PROMPT: I need the lines below from the one with "Stage III.3 —" down to the one with "Within each issue, if" reproduced exactly, both ends included, and nothing else.

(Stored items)
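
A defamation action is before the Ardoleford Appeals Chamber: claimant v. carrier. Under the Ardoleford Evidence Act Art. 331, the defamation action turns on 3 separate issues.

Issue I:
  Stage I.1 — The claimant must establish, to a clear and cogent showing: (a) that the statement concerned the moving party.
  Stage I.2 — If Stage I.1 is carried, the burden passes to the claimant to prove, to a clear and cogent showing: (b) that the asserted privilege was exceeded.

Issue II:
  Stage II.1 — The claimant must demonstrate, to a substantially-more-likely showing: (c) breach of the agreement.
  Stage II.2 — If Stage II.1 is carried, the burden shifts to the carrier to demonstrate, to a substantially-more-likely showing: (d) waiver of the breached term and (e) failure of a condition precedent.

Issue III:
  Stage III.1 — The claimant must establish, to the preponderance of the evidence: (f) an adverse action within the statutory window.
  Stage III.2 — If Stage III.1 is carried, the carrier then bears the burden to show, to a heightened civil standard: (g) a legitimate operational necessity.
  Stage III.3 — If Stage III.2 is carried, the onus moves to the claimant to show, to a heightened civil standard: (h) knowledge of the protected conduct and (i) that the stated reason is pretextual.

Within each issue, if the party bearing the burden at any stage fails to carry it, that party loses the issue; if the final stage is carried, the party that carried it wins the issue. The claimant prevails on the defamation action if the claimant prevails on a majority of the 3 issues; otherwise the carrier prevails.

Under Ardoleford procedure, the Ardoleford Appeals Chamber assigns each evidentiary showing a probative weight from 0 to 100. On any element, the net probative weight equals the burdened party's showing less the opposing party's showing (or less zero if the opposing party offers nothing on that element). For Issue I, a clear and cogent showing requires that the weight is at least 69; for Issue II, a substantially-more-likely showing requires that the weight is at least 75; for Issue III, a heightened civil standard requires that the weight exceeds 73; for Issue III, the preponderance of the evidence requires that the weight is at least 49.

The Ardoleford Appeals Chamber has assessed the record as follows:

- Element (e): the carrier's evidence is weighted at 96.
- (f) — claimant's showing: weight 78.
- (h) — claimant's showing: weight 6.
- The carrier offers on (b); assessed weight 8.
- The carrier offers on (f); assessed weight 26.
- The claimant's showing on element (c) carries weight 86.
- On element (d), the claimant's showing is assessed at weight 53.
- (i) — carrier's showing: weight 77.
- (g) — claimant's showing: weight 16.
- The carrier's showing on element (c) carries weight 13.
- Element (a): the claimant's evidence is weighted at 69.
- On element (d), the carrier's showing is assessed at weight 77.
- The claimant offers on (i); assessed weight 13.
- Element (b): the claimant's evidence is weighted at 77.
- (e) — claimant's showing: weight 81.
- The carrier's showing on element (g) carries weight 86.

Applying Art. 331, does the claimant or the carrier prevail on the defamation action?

claimant

— Issue I —
At Stage I.1 the claimant must meet a clear and cogent showing (weight is at least 69): on (a) the weight is 69, which does reach 69, so (a) meets the standard.
  Stage I.1 carried; the burden remains with the claimant.
At Stage I.2 the claimant must meet a clear and cogent showing (weight is at least 69): on (b) the weight is 77 less the opposing 8 gives net 69, which does reach 69, so (b) meets the standard.
  The claimant carries the last stage.
All stages carried — the claimant prevails on this issue.
— Issue II —
Stage II.1 — burden on claimant; standard: a substantially-more-likely showing (weight is at least 75).
    (c): 86 − 13 = 73 < 75 [not met]
  Stage II.1 not carried; the claimant fails its burden.
The carrier prevails on this issue.
— Issue III —
Stage III.1 (claimant, the preponderance of the evidence, weight is at least 49): (f) net 78−26=52 ≥ 49 — meets.
  The claimant carries Stage III.1; the carrier now bears the burden.
Stage III.2 (carrier, a heightened civil standard, weight exceeds 73): (g) net 86−16=70 ≤ 73 — fails.
  Not every element is met, so the carrier fails to carry Stage III.2.
The analysis ends at Stage III.2; the claimant prevails on this issue.
Per-issue: Issue I → claimant; Issue II → carrier; Issue III → claimant. The claimant must prevail on a majority of issues; overall, the claimant prevails.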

RESPONSE:
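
  Stage III.3 — If Stage III.2 is carried, the onus moves to the claimant to show, to a heightened civil standard: (h) knowledge of the protected conduct and (i) that the stated reason is pretextual.

Within each issue, if the party bearing the burden at any stage fails to carry it, that party loses the issue; if the final stage is carried, the party that carried it wins the issue. The claimant prevails on the defamation action if the claimant prevails on a majority of the 3 issues; otherwise the carrier prevails.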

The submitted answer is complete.